| THE TASK |
Output all the data exactly as it appears below.

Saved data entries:

+===+

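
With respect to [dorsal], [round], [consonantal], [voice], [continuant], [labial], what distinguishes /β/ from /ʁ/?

[labial], [dorsal]

/β/ (voiced bilabial fricative) and /ʁ/ (voiced uvular fricative) agree on [−round], [+consonantal], [+voice], [+continuant]. They differ on [labial] (/β/ [+], /ʁ/ [−]), [dorsal] (/β/ [−], /ʁ/ [+]).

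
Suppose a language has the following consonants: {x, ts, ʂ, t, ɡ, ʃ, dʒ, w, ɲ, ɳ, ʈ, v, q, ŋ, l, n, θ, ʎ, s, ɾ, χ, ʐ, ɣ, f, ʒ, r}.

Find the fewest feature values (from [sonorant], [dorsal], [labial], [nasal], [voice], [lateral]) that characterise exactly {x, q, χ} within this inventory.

/x, q, χ/ are all [−voice], [+dorsal], and no other segment in the inventory matches both values. Dropping any one of them over-generates: [+dorsal] alone would also admit /ɡ, w, ɲ, ŋ, …/; [−voice] alone would also admit /ts, ʂ, t, ʃ, …/. No other single listed feature picks out exactly this set either, so fewer than two features will not do.

[−voice, +dorsal]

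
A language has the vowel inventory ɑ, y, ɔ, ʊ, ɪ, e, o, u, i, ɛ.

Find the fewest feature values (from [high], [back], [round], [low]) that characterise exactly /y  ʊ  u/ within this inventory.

[+high, +round]

/y, ʊ, u/ are all [+high], [+round], and no other segment in the inventory matches both values. Dropping any one of them over-generates: [+round] alone would also admit /ɔ, o/; [+high] alone would also admit /ɪ, i/. No other single listed feature picks out exactly this set either, so fewer than two features will not do.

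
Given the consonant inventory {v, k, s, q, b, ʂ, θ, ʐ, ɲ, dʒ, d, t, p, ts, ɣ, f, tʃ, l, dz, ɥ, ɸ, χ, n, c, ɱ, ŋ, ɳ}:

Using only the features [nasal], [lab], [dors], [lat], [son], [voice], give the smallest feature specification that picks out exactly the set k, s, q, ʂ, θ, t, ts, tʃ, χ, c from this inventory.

[−voice, −lab]

The class [−voice], [−labial] has exactly /k, s, q, ʂ, θ, t, ts, tʃ, χ, c/ as its extension in this inventory. No smaller conjunction from the listed features achieves this: [−labial] alone would also admit /ʐ, ɲ, dʒ, d, …/; [−voice] alone would also admit /p, f, ɸ/; and checking the remaining single features turns up none with this extension.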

+===+

| SOLUTION TO THIS EXERCISE |
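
With respect to [dorsal], [round], [consonantal], [voice], [continuant], [labial], what distinguishes /β/ from /ʁ/?

[labial], [dorsal]

/β/ (voiced bilabial fricative) and /ʁ/ (voiced uvular fricative) agree on [−round], [+consonantal], [+voice], [+continuant]. They differ on [labial] (/β/ [+], /ʁ/ [−]), [dorsal] (/β/ [−], /ʁ/ [+]).

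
Suppose a language has the following consonants: {x, ts, ʂ, t, ɡ, ʃ, dʒ, w, ɲ, ɳ, ʈ, v, q, ŋ, l, n, θ, ʎ, s, ɾ, χ, ʐ, ɣ, f, ʒ, r}.

Find the fewest feature values (from [sonorant], [dorsal], [labial], [nasal], [voice], [lateral]) that characterise exactly {x, q, χ} within this inventory.

/x, q, χ/ are all [−voice], [+dorsal], and no other segment in the inventory matches both values. Dropping any one of them over-generates: [+dorsal] alone would also admit /ɡ, w, ɲ, ŋ, …/; [−voice] alone would also admit /ts, ʂ, t, ʃ, …/. No other single listed feature picks out exactly this set either, so fewer than two features will not do.

[−voice, +dorsal]

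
A language has the vowel inventory ɑ, y, ɔ, ʊ, ɪ, e, o, u, i, ɛ.

Find the fewest feature values (from [high], [back], [round], [low]) that characterise exactly /y  ʊ  u/ within this inventory.

[+high, +round]

/y, ʊ, u/ are all [+high], [+round], and no other segment in the inventory matches both values. Dropping any one of them over-generates: [+round] alone would also admit /ɔ, o/; [+high] alone would also admit /ɪ, i/. No other single listed feature picks out exactly this set either, so fewer than two features will not do.

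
Given the consonant inventory {v, k, s, q, b, ʂ, θ, ʐ, ɲ, dʒ, d, t, p, ts, ɣ, f, tʃ, l, dz, ɥ, ɸ, χ, n, c, ɱ, ŋ, ɳ}:

Using only the features [nasal], [lab], [dors], [lat], [son], [voice], give the smallest feature specification that picks out exactly the set k, s, q, ʂ, θ, t, ts, tʃ, χ, c from this inventory.

[−voice, −lab]

The class [−voice], [−labial] has exactly /k, s, q, ʂ, θ, t, ts, tʃ, χ, c/ as its extension in this inventory. No smaller conjunction from the listed features achieves this: [−labial] alone would also admit /ʐ, ɲ, dʒ, d, …/; [−voice] alone would also admit /p, f, ɸ/; and checking the remaining single features turns up none with this extension.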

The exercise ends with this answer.